▶ [WORK INSTRUCTION]: Starting at the line that contains "During an Olympic", return every line through the end of the entries below, exactly and with nothing else.

[Records contained in a dataset]

===

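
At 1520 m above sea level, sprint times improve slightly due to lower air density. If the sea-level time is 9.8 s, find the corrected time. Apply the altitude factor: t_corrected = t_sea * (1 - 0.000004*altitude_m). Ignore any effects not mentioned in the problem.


Correction factor = 1 - 0.000004 * 1520 = 0.99392
t_corrected = t_sea * factor = 9.8 * 0.99392
t_corrected = 9.7404 s

9.7404 s


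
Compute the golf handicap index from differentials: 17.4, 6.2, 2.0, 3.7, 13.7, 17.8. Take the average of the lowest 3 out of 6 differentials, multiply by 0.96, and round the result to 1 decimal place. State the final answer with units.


All differentials: 17.4, 6.2, 2.0, 3.7, 13.7, 17.8
Sorted: 2.0, 3.7, 6.2, 13.7, 17.4, 17.8
Best 3: 2.0, 3.7, 6.2
Average of best = 11.9 / 3 = 3.9667
Raw index = 3.9667 * 0.96 = 3.808
Handicap index = round(3.808, 1) = 3.8

3.8


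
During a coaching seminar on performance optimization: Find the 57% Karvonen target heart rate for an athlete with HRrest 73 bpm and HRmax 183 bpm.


Target = HRrest + pct*(HRmax - HRrest)
Heart rate reserve = HRmax - HRrest = 183 - 73 = 110 bpm
Fraction = 57% = 0.57
Target = 73 + 0.57 * 110
Target = 73 + 62.7 = 135.7 bpm

135.7 bpm


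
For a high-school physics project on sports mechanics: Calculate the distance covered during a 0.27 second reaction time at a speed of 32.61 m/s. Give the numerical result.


d = v * t
d = 32.61 * 0.27
d = 8.8047 m

8.8047 m


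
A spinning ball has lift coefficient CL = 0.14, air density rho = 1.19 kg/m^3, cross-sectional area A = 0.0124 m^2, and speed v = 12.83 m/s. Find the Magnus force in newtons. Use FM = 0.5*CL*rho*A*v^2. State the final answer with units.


FM = 0.5 * CL * rho * A * v^2
FM = 0.5 * 0.14 * 1.19 * 0.0124 * 12.83^2
v^2 = 164.6089
FM = 0.5 * 0.14 * 1.19 * 0.0124 * 164.6089 = 0.17 N

0.17 N


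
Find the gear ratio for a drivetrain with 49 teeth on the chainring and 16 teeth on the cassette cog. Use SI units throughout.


GR = front_teeth / rear_teeth
GR = 49 / 16
GR = 3.0625

3.0625


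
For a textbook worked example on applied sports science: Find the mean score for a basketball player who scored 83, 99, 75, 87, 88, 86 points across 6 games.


Average = sum / n
Sum = 518
Average = 518 / 6 = 86.3333

86.3333


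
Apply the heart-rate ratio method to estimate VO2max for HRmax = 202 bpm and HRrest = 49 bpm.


VO2max = 15.3 * HRmax / HRrest
VO2max = 15.3 * 202 / 49
VO2max = 3090.6 / 49 = 63.0735 mL/kg/min

63.0735 mL/kg/min


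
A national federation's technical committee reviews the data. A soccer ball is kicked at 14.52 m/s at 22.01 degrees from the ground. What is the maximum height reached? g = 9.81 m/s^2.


H = (v*sin(theta))^2 / (2*g)
vy = v*sin(theta) = 14.52 * sin(22.01 deg) = 5.4416 m/s
H = vy^2 / (2*g) = 29.6114 / (2*9.81)
H = 29.6114 / 19.62 = 1.5092 m

1.5092 m


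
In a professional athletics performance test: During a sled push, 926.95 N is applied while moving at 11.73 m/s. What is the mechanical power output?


P = F * v
P = 926.95 * 11.73
P = 10873.1235 W

10873.1235 W


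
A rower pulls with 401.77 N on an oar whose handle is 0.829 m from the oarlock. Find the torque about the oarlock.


tau = F * d
tau = 401.77 * 0.829
tau = 333.0673 N*m

333.0673 N*m


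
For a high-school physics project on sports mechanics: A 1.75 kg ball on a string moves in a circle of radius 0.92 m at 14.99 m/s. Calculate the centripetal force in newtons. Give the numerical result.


Fc = m * v^2 / r
v^2 = 14.99^2 = 224.7001
Fc = 1.75 * 224.7001 / 0.92
Fc = 393.2252 / 0.92 = 427.4187 N

427.4187 N


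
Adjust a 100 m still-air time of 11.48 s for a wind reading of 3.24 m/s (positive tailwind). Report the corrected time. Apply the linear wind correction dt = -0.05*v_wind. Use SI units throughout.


dt = -0.05 * v_wind = -0.05 * 3.24 = -0.162 s
t_corrected = t_still + dt = 11.48 + (-0.162)
t_corrected = 11.318 s

11.318 s


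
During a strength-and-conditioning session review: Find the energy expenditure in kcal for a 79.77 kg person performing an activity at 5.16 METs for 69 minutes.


kcal = MET * mass * time_hr
Convert time: 69 min = 1.15 hr
kcal = 5.16 * 79.77 * 1.15
kcal = 473.3552 kcal

473.3552 kcal


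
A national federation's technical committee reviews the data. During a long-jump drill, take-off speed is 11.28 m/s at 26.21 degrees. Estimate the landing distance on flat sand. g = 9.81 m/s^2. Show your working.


R = v^2 * sin(2*theta) / g
Convert angle to radians: theta = 26.21 deg = 0.4575 rad
sin(2*theta) = sin(0.9149) = 0.7925
R = 11.28^2 * 0.7925 / 9.81
R = 127.2384 * 0.7925 / 9.81 = 10.279 m

10.279 m


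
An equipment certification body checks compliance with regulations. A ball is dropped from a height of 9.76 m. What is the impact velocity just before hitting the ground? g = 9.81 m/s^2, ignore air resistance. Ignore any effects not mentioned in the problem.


v = sqrt(2 * g * h)
v = sqrt(2 * 9.81 * 9.76)
v = sqrt(191.4912) = 13.838 m/s

13.838 m/s


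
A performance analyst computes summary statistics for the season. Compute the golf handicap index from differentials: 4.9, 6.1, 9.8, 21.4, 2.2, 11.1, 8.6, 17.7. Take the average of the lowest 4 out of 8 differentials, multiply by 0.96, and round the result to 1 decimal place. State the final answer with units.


All differentials: 4.9, 6.1, 9.8, 21.4, 2.2, 11.1, 8.6, 17.7
Sorted: 2.2, 4.9, 6.1, 8.6, 9.8, 11.1, 17.7, 21.4
Best 4: 2.2, 4.9, 6.1, 8.6
Average of best = 21.8 / 4 = 5.45
Raw index = 5.45 * 0.96 = 5.232
Handicap index = round(5.232, 1) = 5.2

5.2


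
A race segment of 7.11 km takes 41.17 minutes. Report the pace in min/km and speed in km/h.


Pace = time / distance = 41.17 min / 7.11 km = 5.7904 min/km
Speed = distance / time_in_hours = 7.11 / 0.6862 hr
Speed = 10.3619 km/h

5.7904 min/km, 10.3619 km/h


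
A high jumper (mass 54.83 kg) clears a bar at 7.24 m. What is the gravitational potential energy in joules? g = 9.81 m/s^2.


PE = m * g * h
PE = 54.83 * 9.81 * 7.24
PE = 537.8823 * 7.24 = 3894.2679 J

3894.2679 J


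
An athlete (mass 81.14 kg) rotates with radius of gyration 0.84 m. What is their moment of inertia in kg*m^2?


I = m * k^2
I = 81.14 * 0.84^2
I = 81.14 * 0.7056 = 57.2524 kg*m^2

57.2524 kg*m^2


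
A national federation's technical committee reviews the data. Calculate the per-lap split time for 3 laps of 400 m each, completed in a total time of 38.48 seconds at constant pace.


Split time = total_time / n_laps = 38.48 / 3
Split time = 12.8267 s per lap

12.8267 s


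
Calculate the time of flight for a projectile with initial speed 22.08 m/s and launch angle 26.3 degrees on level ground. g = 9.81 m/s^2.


T = 2*v*sin(theta)/g
sin(theta) = sin(26.3 deg) = 0.4431
T = 2*22.08*0.4431 / 9.81
T = 19.566 / 9.81 = 1.9945 s

1.9945 s


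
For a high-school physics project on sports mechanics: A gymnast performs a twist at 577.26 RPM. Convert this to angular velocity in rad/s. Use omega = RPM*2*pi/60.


omega = RPM * 2 * pi / 60
omega = 577.26 * 2 * 3.14159 / 60
omega = 3627.0316 / 60 = 60.4505 rad/s

60.4505 rad/s


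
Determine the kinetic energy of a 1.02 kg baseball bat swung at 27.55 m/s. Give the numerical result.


KE = 0.5 * m * v^2
KE = 0.5 * 1.02 * 27.55^2
KE = 0.5 * 1.02 * 759.0025 = 387.0913 J

387.0913 J


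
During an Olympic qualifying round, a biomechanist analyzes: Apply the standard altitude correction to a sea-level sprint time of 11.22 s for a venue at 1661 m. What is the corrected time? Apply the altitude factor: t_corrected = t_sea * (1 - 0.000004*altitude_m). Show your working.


Correction factor = 1 - 0.000004 * 1661 = 0.993356
t_corrected = t_sea * factor = 11.22 * 0.993356
t_corrected = 11.1455 s

11.1455 s


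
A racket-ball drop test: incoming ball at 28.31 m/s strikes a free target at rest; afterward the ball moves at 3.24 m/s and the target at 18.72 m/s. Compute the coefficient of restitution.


e = (v2_after - v1_after) / (v1_before - v2_before)
Numerator = 18.72 - 3.24 = 15.48
Denominator = 28.31 - 0 = 28.31
e = 15.48 / 28.31 = 0.5468

0.5468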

===

▶ [SOLVED EXERCISE]:
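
During an Olympic qualifying round, a biomechanist analyzes: Apply the standard altitude correction to a sea-level sprint time of 11.22 s for a venue at 1661 m. What is the corrected time? Apply the altitude factor: t_corrected = t_sea * (1 - 0.000004*altitude_m). Show your working.


Correction factor = 1 - 0.000004 * 1661 = 0.993356
t_corrected = t_sea * factor = 11.22 * 0.993356
t_corrected = 11.1455 s

11.1455 s


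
A racket-ball drop test: incoming ball at 28.31 m/s strikes a free target at rest; afterward the ball moves at 3.24 m/s and the target at 18.72 m/s. Compute the coefficient of restitution.


e = (v2_after - v1_after) / (v1_before - v2_before)
Numerator = 18.72 - 3.24 = 15.48
Denominator = 28.31 - 0 = 28.31
e = 15.48 / 28.31 = 0.5468

0.5468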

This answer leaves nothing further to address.